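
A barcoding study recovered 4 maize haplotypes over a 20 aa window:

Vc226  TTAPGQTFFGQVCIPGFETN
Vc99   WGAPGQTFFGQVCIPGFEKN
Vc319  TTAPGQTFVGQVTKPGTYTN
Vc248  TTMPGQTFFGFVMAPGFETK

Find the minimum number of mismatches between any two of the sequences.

3

Pairwise Hamming distances:
  Vc226 vs Vc99: 3
  Vc226 vs Vc319: 5
  Vc226 vs Vc248: 5
  Vc99 vs Vc319: 8
  Vc99 vs Vc248: 8
  Vc319 vs Vc248: 8
The smallest is 3, between Vc226 and Vc99.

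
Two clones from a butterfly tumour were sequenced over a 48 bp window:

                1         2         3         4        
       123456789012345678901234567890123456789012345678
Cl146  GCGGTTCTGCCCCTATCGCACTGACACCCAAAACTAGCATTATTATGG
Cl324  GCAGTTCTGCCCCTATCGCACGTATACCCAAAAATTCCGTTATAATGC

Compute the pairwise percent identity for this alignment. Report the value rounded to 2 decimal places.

79.17%

Mismatches occur at site 3 (G→A), site 22 (T→G), site 23 (G→T), site 25 (C→T), site 34 (C→A), site 36 (A→T), site 37 (G→C), site 39 (A→G), site 44 (T→A), site 48 (G→C).
38 of the 48 sites match, so the percent identity is 38/48 × 100 = 79.17%.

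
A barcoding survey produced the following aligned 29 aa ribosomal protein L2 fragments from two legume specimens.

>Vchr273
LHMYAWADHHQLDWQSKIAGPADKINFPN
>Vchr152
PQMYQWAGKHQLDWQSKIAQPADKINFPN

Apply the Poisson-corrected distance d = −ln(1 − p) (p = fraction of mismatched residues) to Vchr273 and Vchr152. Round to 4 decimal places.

The sequences differ at positions 1 (L/P), 2 (H/Q), 5 (A/Q), 8 (D/G), 9 (H/K), 20 (G/Q).
p = 6/29 = 0.206897.
d = −ln(1 − 0.206897) = −ln(0.793103) = 0.2318.

0.2318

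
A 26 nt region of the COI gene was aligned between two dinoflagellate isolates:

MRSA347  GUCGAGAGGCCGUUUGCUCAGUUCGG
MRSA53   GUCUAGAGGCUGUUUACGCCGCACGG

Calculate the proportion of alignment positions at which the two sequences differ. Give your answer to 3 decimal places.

0.269

Mismatches occur at site 4 (G↔U), site 11 (C↔U), site 16 (G↔A), site 18 (U↔G), site 20 (A↔C), site 22 (U↔C), site 23 (U↔A).
There are 7 differences over 26 sites, so p = 7/26 = 0.269.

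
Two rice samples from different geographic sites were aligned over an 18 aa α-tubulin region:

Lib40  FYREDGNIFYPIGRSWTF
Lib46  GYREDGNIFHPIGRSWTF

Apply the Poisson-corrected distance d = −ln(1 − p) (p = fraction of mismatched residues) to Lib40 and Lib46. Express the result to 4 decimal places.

Mismatches occur at site 1 (F→G), site 10 (Y→H).
p = 2/18 = 0.111111.
d = −ln(1 − 0.111111) = −ln(0.888889) = 0.1178.

0.1178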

◇ ◇ ◇

**Task goal**
The expected output is the complete data, repeated exactly.

**Written response**
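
A barcoding study recovered 4 maize haplotypes over a 20 aa window:

Vc226  TTAPGQTFFGQVCIPGFETN
Vc99   WGAPGQTFFGQVCIPGFEKN
Vc319  TTAPGQTFVGQVTKPGTYTN
Vc248  TTMPGQTFFGFVMAPGFETK

Find the minimum number of mismatches between any two of the sequences.

3

Pairwise Hamming distances:
  Vc226 vs Vc99: 3
  Vc226 vs Vc319: 5
  Vc226 vs Vc248: 5
  Vc99 vs Vc319: 8
  Vc99 vs Vc248: 8
  Vc319 vs Vc248: 8
The smallest is 3, between Vc226 and Vc99.

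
Two clones from a butterfly tumour were sequenced over a 48 bp window:

                1         2         3         4        
       123456789012345678901234567890123456789012345678
Cl146  GCGGTTCTGCCCCTATCGCACTGACACCCAAAACTAGCATTATTATGG
Cl324  GCAGTTCTGCCCCTATCGCACGTATACCCAAAAATTCCGTTATAATGC

Compute the pairwise percent identity for this alignment. Report the value rounded to 2 decimal places.

79.17%

Mismatches occur at site 3 (G→A), site 22 (T→G), site 23 (G→T), site 25 (C→T), site 34 (C→A), site 36 (A→T), site 37 (G→C), site 39 (A→G), site 44 (T→A), site 48 (G→C).
38 of the 48 sites match, so the percent identity is 38/48 × 100 = 79.17%.

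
A barcoding survey produced the following aligned 29 aa ribosomal protein L2 fragments from two legume specimens.

>Vchr273
LHMYAWADHHQLDWQSKIAGPADKINFPN
>Vchr152
PQMYQWAGKHQLDWQSKIAQPADKINFPN

Apply the Poisson-corrected distance d = −ln(1 − p) (p = fraction of mismatched residues) to Vchr273 and Vchr152. Round to 4 decimal places.

The sequences differ at positions 1 (L/P), 2 (H/Q), 5 (A/Q), 8 (D/G), 9 (H/K), 20 (G/Q).
p = 6/29 = 0.206897.
d = −ln(1 − 0.206897) = −ln(0.793103) = 0.2318.

0.2318

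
A 26 nt region of the COI gene was aligned between two dinoflagellate isolates:

MRSA347  GUCGAGAGGCCGUUUGCUCAGUUCGG
MRSA53   GUCUAGAGGCUGUUUACGCCGCACGG

Calculate the proportion of alignment positions at which the two sequences differ. Give your answer to 3 decimal places.

0.269

Mismatches occur at site 4 (G↔U), site 11 (C↔U), site 16 (G↔A), site 18 (U↔G), site 20 (A↔C), site 22 (U↔C), site 23 (U↔A).
There are 7 differences over 26 sites, so p = 7/26 = 0.269.

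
Two rice samples from different geographic sites were aligned over an 18 aa α-tubulin region:

Lib40  FYREDGNIFYPIGRSWTF
Lib46  GYREDGNIFHPIGRSWTF

Apply the Poisson-corrected distance d = −ln(1 − p) (p = fraction of mismatched residues) to Lib40 and Lib46. Express the result to 4 decimal places.

Mismatches occur at site 1 (F→G), site 10 (Y→H).
p = 2/18 = 0.111111.
d = −ln(1 − 0.111111) = −ln(0.888889) = 0.1178.

0.1178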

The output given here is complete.